*PROMPT*: Look through the data below for the string "Objects", and copy every line where it turns up.

[Saved entries]
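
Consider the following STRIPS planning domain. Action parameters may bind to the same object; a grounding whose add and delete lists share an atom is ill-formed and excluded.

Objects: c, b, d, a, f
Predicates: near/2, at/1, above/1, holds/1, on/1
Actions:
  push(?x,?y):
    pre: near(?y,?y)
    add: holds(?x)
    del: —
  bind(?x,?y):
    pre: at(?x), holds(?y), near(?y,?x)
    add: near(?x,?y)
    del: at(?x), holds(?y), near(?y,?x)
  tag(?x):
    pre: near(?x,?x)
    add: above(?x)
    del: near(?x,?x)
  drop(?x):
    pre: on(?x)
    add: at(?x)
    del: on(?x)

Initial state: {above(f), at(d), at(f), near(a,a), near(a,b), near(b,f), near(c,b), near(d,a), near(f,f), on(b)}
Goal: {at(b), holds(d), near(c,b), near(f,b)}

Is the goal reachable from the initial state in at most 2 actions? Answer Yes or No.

1. push(b,a)  →  {above(f), at(d), at(f), holds(b), near(a,a), near(a,b), near(b,f), near(c,b), near(d,a), near(f,f), on(b)}
2. push(d,a)  →  {above(f), at(d), at(f), holds(b), holds(d), near(a,a), near(a,b), near(b,f), near(c,b), near(d,a), near(f,f), on(b)}
3. bind(f,b)  →  {above(f), at(d), holds(d), near(a,a), near(a,b), near(c,b), near(d,a), near(f,b), near(f,f), on(b)}
4. drop(b)  →  {above(f), at(b), at(d), holds(d), near(a,a), near(a,b), near(c,b), near(d,a), near(f,b), near(f,f)}
optimal plan length = 4; 4 > 2

No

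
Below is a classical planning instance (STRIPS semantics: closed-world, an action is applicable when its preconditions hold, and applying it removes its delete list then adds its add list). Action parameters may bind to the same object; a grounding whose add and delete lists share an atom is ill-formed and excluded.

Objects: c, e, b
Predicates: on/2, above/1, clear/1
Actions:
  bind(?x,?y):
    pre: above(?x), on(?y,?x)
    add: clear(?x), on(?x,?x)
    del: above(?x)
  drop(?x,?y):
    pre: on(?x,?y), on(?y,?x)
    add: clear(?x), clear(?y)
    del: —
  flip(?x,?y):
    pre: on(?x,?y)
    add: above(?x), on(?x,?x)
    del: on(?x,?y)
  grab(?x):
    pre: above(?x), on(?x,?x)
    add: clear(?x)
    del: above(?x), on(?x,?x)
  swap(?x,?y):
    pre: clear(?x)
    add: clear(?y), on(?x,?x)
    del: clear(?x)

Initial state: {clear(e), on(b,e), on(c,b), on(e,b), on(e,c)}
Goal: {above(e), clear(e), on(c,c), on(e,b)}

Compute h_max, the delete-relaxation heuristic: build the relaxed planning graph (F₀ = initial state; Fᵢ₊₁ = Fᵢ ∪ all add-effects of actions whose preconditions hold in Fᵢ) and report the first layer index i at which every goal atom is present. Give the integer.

1

F0 = init (5 atoms)
F1 = F0 ∪ {above(b), above(c), above(e), clear(b), clear(c), on(b,b), on(c,c), on(e,e)}  (13 atoms)
goal ⊆ F1  ⇒  h_max = 1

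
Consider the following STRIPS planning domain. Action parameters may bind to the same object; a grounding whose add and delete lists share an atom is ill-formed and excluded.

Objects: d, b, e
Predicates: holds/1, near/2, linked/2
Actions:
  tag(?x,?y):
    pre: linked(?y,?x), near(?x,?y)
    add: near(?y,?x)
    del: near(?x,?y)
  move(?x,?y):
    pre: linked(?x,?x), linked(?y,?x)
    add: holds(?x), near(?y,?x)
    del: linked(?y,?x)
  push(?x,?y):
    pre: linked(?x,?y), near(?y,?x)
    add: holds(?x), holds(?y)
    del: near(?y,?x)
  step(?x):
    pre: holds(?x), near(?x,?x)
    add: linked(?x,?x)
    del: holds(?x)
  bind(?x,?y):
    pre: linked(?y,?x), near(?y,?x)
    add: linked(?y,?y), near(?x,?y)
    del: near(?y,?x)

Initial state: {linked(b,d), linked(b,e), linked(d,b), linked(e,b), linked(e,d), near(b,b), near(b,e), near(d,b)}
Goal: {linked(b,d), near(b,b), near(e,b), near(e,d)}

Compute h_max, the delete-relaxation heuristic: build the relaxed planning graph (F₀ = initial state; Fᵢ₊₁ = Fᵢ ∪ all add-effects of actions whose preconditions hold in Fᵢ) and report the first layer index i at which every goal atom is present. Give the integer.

F0 = init (8 atoms)
F1 = F0 ∪ {holds(b), holds(d), holds(e), linked(b,b), linked(d,d), near(b,d), near(e,b)}  (15 atoms)
F2 = F1 ∪ {linked(e,e), near(d,d), near(e,d)}  (18 atoms)
goal ⊆ F2  ⇒  h_max = 2

2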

*EXERCISE SOLUTION*:
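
Objects: c, b, d, a, f
Objects: c, e, b
Objects: d, b, e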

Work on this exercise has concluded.